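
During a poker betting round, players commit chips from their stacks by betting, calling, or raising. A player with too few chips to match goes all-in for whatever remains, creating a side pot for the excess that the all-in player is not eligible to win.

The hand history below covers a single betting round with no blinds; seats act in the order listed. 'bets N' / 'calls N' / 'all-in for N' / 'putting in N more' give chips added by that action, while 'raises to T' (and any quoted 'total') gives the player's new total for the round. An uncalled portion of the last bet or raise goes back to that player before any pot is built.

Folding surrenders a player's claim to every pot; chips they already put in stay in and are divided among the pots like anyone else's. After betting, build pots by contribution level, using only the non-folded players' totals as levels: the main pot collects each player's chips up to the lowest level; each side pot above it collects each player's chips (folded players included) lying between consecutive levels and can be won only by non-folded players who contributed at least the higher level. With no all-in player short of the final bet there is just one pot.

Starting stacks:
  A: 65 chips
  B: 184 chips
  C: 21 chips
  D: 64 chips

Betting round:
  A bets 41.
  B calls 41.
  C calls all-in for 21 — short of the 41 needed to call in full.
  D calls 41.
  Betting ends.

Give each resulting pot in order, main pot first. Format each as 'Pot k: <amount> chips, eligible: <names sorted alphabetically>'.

Contributions: A=41, B=41, C=21, D=41
Pot levels (distinct totals of non-folded players): 21, 41
Layer 1-21: 21 each from A, B, C, D = 21*4 = 84 chips; eligible A, B, C, D
Layer 22-41: 20 each from A, B, D = 20*3 = 60 chips; eligible A, B, D

Pot 1: 84 chips, eligible: A, B, C, D
Pot 2: 60 chips, eligible: A, B, D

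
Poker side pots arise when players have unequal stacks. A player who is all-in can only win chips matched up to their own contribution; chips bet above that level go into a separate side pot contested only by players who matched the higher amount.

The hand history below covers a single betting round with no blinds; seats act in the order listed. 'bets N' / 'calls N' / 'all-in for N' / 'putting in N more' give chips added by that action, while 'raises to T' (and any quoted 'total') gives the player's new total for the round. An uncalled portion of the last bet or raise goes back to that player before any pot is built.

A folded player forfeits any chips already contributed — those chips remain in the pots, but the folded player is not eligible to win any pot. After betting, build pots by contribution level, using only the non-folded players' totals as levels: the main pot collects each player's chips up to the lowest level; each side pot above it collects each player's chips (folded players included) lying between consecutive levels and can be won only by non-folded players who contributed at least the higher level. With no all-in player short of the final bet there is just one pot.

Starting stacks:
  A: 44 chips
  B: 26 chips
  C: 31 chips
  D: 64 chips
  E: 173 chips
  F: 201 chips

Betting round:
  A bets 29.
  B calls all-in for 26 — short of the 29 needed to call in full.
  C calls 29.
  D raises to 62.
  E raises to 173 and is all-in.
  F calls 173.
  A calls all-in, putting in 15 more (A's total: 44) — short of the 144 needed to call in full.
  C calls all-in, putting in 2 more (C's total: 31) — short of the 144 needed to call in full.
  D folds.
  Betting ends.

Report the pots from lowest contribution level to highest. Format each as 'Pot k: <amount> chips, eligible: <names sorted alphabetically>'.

Contributions: A=44, B=26, C=31, D=62, E=173, F=173
Folded: D
Pot levels (distinct totals of non-folded players): 26, 31, 44, 173
Layer 1-26: 26 each from A, B, C, D, E, F = 26*6 = 156 chips; eligible A, B, C, E, F
Layer 27-31: 5 each from A, C, D, E, F = 5*5 = 25 chips; eligible A, C, E, F
Layer 32-44: 13 each from A, D, E, F = 13*4 = 52 chips; eligible A, E, F
Layer 45-173: D 18 + E 129 + F 129 = 276 chips; eligible E, F

Pot 1: 156 chips, eligible: A, B, C, E, F
Pot 2: 25 chips, eligible: A, C, E, F
Pot 3: 52 chips, eligible: A, E, F
Pot 4: 276 chips, eligible: E, F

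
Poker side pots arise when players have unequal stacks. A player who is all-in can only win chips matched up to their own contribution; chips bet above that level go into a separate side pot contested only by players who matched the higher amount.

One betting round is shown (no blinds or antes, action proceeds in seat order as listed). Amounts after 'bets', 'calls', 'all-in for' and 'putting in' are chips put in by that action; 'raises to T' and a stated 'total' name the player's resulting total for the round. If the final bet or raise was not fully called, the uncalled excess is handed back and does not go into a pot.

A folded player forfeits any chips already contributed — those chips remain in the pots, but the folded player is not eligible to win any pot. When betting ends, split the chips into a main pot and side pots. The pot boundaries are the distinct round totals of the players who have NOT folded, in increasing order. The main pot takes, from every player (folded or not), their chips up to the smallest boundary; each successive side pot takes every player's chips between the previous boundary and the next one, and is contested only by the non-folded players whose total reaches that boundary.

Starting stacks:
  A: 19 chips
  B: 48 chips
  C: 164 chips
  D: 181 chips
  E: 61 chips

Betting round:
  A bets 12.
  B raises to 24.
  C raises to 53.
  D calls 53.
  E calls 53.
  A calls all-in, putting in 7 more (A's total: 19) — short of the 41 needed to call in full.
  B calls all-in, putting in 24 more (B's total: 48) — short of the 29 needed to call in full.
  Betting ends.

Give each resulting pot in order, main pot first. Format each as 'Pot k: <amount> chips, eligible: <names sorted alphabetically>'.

Contributions: A=19, B=48, C=53, D=53, E=53
Pot levels (distinct totals of non-folded players): 19, 48, 53
Layer 1-19: 19 each from A, B, C, D, E = 19*5 = 95 chips; eligible A, B, C, D, E
Layer 20-48: 29 each from B, C, D, E = 29*4 = 116 chips; eligible B, C, D, E
Layer 49-53: 5 each from C, D, E = 5*3 = 15 chips; eligible C, D, E

Pot 1: 95 chips, eligible: A, B, C, D, E
Pot 2: 116 chips, eligible: B, C, D, E
Pot 3: 15 chips, eligible: C, D, E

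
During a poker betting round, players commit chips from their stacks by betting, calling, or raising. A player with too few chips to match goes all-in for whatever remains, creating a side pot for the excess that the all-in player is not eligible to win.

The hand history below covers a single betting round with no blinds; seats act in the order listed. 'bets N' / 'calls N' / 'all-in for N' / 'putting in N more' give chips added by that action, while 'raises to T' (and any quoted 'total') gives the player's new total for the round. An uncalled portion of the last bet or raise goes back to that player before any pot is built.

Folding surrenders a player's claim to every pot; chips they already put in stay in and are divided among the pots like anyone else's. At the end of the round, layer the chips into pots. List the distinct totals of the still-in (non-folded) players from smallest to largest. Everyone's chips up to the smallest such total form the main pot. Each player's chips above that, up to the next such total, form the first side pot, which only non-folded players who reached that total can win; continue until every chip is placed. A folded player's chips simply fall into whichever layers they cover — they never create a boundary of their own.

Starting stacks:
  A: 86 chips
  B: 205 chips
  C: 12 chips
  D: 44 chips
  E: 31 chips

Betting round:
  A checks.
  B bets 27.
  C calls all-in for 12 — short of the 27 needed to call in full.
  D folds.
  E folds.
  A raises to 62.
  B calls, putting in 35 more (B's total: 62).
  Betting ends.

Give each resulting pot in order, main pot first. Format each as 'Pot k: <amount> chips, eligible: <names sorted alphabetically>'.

Pot 1: 36 chips, eligible: A, B, C
Pot 2: 100 chips, eligible: A, B

Derivation:
Contributions: A=62, B=62, C=12
Folded: D, E
Pot levels (distinct totals of non-folded players): 12, 62
Layer 1-12: 12 each from A, B, C = 12*3 = 36 chips; eligible A, B, C
Layer 13-62: 50 each from A, B = 50*2 = 100 chips; eligible A, B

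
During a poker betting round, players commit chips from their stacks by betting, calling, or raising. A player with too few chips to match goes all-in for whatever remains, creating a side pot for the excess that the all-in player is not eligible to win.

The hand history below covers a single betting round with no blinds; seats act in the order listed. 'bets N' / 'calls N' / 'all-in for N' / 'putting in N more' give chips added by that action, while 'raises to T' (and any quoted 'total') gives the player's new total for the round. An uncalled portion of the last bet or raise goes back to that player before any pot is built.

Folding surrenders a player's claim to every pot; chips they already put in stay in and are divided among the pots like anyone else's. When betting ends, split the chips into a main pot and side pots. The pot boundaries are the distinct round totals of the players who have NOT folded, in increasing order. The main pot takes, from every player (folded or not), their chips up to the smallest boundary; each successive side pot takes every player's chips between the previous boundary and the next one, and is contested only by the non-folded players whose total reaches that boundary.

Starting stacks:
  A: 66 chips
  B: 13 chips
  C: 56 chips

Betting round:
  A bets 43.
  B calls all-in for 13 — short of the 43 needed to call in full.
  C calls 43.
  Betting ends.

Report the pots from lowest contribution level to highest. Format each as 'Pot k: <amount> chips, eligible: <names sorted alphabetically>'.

Contributions: A=43, B=13, C=43
Pot levels (distinct totals of non-folded players): 13, 43
Layer 1-13: 13 each from A, B, C = 13*3 = 39 chips; eligible A, B, C
Layer 14-43: 30 each from A, C = 30*2 = 60 chips; eligible A, C

Pot 1: 39 chips, eligible: A, B, C
Pot 2: 60 chips, eligible: A, C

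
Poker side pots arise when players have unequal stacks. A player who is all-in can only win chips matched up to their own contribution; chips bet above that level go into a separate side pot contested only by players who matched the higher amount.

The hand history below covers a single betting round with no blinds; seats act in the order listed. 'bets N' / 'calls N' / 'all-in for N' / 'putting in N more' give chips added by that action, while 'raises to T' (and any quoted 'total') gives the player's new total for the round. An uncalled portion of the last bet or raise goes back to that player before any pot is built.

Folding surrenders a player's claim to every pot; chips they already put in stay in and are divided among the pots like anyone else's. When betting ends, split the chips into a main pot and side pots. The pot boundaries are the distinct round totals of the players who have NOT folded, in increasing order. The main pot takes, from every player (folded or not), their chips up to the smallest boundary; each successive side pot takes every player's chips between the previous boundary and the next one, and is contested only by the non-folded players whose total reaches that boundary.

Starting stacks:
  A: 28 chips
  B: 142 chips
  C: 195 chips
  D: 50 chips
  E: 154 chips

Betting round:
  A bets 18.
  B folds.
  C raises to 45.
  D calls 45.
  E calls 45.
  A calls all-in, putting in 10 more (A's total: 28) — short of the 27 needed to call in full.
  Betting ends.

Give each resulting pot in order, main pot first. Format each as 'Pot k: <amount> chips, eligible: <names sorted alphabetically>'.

Contributions: A=28, C=45, D=45, E=45
Folded: B
Pot levels (distinct totals of non-folded players): 28, 45
Layer 1-28: 28 each from A, C, D, E = 28*4 = 112 chips; eligible A, C, D, E
Layer 29-45: 17 each from C, D, E = 17*3 = 51 chips; eligible C, D, E

Pot 1: 112 chips, eligible: A, C, D, E
Pot 2: 51 chips, eligible: C, D, E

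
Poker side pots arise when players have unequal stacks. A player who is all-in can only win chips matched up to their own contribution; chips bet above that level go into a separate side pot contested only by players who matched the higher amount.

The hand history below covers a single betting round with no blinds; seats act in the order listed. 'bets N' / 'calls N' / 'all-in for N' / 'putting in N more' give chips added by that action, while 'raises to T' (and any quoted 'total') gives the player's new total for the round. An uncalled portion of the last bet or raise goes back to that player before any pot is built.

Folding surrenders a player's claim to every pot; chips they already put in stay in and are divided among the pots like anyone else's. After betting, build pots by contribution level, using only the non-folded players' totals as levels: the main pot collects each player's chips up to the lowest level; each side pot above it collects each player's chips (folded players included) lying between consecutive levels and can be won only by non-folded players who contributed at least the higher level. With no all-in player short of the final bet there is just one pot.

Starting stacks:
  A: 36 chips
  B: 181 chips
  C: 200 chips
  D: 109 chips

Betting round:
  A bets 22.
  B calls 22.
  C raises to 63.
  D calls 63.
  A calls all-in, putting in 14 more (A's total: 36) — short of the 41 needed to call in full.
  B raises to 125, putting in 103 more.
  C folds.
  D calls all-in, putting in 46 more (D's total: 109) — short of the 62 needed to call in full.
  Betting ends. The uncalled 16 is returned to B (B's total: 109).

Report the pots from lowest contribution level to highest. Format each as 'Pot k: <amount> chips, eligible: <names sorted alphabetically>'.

Contributions (after 16 returned to B): A=36, B=109, C=63, D=109
Folded: C
Pot levels (distinct totals of non-folded players): 36, 109
Layer 1-36: 36 each from A, B, C, D = 36*4 = 144 chips; eligible A, B, D
Layer 37-109: B 73 + C 27 + D 73 = 173 chips; eligible B, D

Pot 1: 144 chips, eligible: A, B, D
Pot 2: 173 chips, eligible: B, D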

- - - - -

- Prompt
Please state how many lines of the data hold the string "folds", with nothing else in your reply.

- Solution for this task
5